What is being asked » Search each line below for "Answer", then return the lines where it appears.

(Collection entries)
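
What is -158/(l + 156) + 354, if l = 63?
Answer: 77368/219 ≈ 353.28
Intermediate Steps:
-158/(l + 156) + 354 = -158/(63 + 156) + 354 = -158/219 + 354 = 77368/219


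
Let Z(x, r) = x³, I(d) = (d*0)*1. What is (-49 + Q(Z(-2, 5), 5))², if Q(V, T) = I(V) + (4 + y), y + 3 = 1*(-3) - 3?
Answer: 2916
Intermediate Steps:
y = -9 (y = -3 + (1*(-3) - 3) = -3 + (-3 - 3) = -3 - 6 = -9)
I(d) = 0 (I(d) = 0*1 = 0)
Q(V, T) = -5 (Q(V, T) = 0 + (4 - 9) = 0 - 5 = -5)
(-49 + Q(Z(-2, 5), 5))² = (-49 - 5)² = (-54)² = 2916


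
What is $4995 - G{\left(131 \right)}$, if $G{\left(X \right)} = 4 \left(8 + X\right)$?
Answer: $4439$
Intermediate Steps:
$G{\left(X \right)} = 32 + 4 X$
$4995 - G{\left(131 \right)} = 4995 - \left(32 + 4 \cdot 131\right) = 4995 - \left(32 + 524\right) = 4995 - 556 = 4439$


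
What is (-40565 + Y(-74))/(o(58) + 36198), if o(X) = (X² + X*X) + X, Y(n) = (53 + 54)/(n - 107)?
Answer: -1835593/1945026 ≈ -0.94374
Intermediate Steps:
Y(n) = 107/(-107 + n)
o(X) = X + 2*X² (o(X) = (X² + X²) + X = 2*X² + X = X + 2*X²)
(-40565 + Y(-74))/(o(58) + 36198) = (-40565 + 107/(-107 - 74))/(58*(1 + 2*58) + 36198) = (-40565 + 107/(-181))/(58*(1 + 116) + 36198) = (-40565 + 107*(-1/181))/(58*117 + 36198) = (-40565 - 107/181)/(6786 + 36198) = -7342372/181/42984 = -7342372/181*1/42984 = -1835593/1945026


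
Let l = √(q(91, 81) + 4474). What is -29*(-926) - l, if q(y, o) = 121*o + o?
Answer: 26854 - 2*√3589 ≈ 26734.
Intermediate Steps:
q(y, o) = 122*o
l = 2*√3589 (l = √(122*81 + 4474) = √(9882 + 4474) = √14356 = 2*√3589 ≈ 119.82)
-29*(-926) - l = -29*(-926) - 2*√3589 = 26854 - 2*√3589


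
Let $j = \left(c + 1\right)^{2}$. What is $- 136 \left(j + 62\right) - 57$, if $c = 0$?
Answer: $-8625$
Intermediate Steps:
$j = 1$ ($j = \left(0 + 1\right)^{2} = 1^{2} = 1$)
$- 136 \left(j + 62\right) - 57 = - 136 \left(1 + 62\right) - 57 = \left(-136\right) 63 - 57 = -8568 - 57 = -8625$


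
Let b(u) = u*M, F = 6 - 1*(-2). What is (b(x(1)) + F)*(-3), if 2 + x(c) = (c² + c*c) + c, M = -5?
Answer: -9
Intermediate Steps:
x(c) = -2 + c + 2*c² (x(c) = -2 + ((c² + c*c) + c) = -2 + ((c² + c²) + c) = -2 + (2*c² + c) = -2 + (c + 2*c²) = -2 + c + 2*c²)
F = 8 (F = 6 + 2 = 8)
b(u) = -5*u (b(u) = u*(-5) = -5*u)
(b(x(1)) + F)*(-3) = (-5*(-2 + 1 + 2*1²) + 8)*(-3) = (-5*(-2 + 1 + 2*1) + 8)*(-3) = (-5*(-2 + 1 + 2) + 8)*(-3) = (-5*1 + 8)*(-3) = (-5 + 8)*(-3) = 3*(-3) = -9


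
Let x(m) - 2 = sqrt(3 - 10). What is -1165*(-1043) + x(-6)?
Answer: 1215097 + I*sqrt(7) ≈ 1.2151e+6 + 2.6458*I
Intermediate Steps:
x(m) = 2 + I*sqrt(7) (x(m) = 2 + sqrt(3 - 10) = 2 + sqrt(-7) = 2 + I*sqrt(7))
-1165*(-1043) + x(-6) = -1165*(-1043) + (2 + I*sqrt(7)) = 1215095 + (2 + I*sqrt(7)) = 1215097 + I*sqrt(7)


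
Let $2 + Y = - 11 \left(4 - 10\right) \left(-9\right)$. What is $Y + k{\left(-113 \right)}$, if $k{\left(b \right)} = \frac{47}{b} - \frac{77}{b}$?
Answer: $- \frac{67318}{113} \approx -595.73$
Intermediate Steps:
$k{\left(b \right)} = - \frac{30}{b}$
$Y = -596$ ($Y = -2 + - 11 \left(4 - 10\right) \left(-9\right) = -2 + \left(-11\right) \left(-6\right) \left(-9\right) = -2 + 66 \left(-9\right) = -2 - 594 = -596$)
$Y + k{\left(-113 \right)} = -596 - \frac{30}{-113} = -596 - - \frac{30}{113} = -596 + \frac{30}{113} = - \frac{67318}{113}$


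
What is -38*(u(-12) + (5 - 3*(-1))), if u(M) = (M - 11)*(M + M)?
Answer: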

Exercise output »
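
Answer: 77368/219 ≈ 353.28
Answer: 2916
Answer: $4439$
Answer: -1835593/1945026 ≈ -0.94374
Answer: 26854 - 2*√3589 ≈ 26734.
Answer: $-8625$
Answer: -9
Answer: 1215097 + I*sqrt(7) ≈ 1.2151e+6 + 2.6458*I
Answer: $- \frac{67318}{113} \approx -595.73$
Answer: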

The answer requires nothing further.